• **Task brief**
Keeping each line exactly as it is, output all of the records.

• **Provided records**

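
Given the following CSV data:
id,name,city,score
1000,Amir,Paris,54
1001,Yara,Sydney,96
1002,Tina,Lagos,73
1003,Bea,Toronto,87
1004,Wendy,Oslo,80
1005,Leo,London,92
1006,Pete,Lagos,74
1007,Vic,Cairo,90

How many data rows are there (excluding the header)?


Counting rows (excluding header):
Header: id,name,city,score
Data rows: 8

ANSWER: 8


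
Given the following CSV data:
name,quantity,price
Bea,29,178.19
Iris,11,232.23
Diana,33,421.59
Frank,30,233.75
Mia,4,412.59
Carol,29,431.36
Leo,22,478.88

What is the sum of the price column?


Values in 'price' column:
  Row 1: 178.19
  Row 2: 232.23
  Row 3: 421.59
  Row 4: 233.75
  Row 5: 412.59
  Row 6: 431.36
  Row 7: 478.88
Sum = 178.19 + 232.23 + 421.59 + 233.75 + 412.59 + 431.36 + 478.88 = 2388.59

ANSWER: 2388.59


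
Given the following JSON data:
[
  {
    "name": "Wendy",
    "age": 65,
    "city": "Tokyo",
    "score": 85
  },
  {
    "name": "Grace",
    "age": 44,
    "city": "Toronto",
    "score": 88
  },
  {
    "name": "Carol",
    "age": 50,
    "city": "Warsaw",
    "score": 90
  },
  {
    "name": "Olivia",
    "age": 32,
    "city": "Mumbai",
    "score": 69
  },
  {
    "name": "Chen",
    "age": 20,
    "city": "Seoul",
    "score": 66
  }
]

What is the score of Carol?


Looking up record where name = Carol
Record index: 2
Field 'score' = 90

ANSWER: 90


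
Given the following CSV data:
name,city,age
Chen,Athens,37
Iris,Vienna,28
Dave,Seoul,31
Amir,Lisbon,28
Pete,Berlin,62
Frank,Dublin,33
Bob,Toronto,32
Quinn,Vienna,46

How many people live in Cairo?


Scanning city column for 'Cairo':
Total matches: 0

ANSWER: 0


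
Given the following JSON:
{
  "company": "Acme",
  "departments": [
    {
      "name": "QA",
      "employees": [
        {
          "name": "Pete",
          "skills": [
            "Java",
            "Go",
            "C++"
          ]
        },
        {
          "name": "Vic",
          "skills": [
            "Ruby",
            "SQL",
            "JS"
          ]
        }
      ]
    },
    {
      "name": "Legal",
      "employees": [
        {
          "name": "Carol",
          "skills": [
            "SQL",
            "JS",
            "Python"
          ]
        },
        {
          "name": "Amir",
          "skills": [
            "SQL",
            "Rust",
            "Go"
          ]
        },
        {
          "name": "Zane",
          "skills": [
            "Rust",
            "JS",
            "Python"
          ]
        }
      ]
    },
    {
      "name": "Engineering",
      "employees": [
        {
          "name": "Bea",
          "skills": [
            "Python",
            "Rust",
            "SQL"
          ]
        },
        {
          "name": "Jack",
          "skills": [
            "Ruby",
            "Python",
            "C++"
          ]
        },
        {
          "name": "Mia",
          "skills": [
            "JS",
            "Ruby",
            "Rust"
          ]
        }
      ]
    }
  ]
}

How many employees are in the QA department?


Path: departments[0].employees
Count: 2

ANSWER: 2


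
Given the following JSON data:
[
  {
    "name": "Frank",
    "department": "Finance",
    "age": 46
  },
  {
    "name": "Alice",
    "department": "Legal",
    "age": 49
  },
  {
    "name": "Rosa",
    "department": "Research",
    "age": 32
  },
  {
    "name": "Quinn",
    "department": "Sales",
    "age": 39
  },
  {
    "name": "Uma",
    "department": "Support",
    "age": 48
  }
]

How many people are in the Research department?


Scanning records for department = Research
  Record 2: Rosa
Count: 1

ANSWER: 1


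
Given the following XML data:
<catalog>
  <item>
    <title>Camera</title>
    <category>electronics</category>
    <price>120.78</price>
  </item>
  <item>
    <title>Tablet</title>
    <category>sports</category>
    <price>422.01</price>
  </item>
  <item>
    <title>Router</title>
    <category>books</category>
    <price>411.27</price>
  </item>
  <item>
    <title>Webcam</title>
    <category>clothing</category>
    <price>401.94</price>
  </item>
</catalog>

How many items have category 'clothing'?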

• **Reply to the task**
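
Given the following CSV data:
id,name,city,score
1000,Amir,Paris,54
1001,Yara,Sydney,96
1002,Tina,Lagos,73
1003,Bea,Toronto,87
1004,Wendy,Oslo,80
1005,Leo,London,92
1006,Pete,Lagos,74
1007,Vic,Cairo,90

How many data rows are there (excluding the header)?


Counting rows (excluding header):
Header: id,name,city,score
Data rows: 8

ANSWER: 8


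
Given the following CSV data:
name,quantity,price
Bea,29,178.19
Iris,11,232.23
Diana,33,421.59
Frank,30,233.75
Mia,4,412.59
Carol,29,431.36
Leo,22,478.88

What is the sum of the price column?


Values in 'price' column:
  Row 1: 178.19
  Row 2: 232.23
  Row 3: 421.59
  Row 4: 233.75
  Row 5: 412.59
  Row 6: 431.36
  Row 7: 478.88
Sum = 178.19 + 232.23 + 421.59 + 233.75 + 412.59 + 431.36 + 478.88 = 2388.59

ANSWER: 2388.59


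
Given the following JSON data:
[
  {
    "name": "Wendy",
    "age": 65,
    "city": "Tokyo",
    "score": 85
  },
  {
    "name": "Grace",
    "age": 44,
    "city": "Toronto",
    "score": 88
  },
  {
    "name": "Carol",
    "age": 50,
    "city": "Warsaw",
    "score": 90
  },
  {
    "name": "Olivia",
    "age": 32,
    "city": "Mumbai",
    "score": 69
  },
  {
    "name": "Chen",
    "age": 20,
    "city": "Seoul",
    "score": 66
  }
]

What is the score of Carol?


Looking up record where name = Carol
Record index: 2
Field 'score' = 90

ANSWER: 90


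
Given the following CSV data:
name,city,age
Chen,Athens,37
Iris,Vienna,28
Dave,Seoul,31
Amir,Lisbon,28
Pete,Berlin,62
Frank,Dublin,33
Bob,Toronto,32
Quinn,Vienna,46

How many people live in Cairo?


Scanning city column for 'Cairo':
Total matches: 0

ANSWER: 0


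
Given the following JSON:
{
  "company": "Acme",
  "departments": [
    {
      "name": "QA",
      "employees": [
        {
          "name": "Pete",
          "skills": [
            "Java",
            "Go",
            "C++"
          ]
        },
        {
          "name": "Vic",
          "skills": [
            "Ruby",
            "SQL",
            "JS"
          ]
        }
      ]
    },
    {
      "name": "Legal",
      "employees": [
        {
          "name": "Carol",
          "skills": [
            "SQL",
            "JS",
            "Python"
          ]
        },
        {
          "name": "Amir",
          "skills": [
            "SQL",
            "Rust",
            "Go"
          ]
        },
        {
          "name": "Zane",
          "skills": [
            "Rust",
            "JS",
            "Python"
          ]
        }
      ]
    },
    {
      "name": "Engineering",
      "employees": [
        {
          "name": "Bea",
          "skills": [
            "Python",
            "Rust",
            "SQL"
          ]
        },
        {
          "name": "Jack",
          "skills": [
            "Ruby",
            "Python",
            "C++"
          ]
        },
        {
          "name": "Mia",
          "skills": [
            "JS",
            "Ruby",
            "Rust"
          ]
        }
      ]
    }
  ]
}

How many employees are in the QA department?


Path: departments[0].employees
Count: 2

ANSWER: 2


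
Given the following JSON data:
[
  {
    "name": "Frank",
    "department": "Finance",
    "age": 46
  },
  {
    "name": "Alice",
    "department": "Legal",
    "age": 49
  },
  {
    "name": "Rosa",
    "department": "Research",
    "age": 32
  },
  {
    "name": "Quinn",
    "department": "Sales",
    "age": 39
  },
  {
    "name": "Uma",
    "department": "Support",
    "age": 48
  }
]

How many people are in the Research department?


Scanning records for department = Research
  Record 2: Rosa
Count: 1

ANSWER: 1


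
Given the following XML data:
<catalog>
  <item>
    <title>Camera</title>
    <category>electronics</category>
    <price>120.78</price>
  </item>
  <item>
    <title>Tablet</title>
    <category>sports</category>
    <price>422.01</price>
  </item>
  <item>
    <title>Router</title>
    <category>books</category>
    <price>411.27</price>
  </item>
  <item>
    <title>Webcam</title>
    <category>clothing</category>
    <price>401.94</price>
  </item>
</catalog>

How many items have category 'clothing'?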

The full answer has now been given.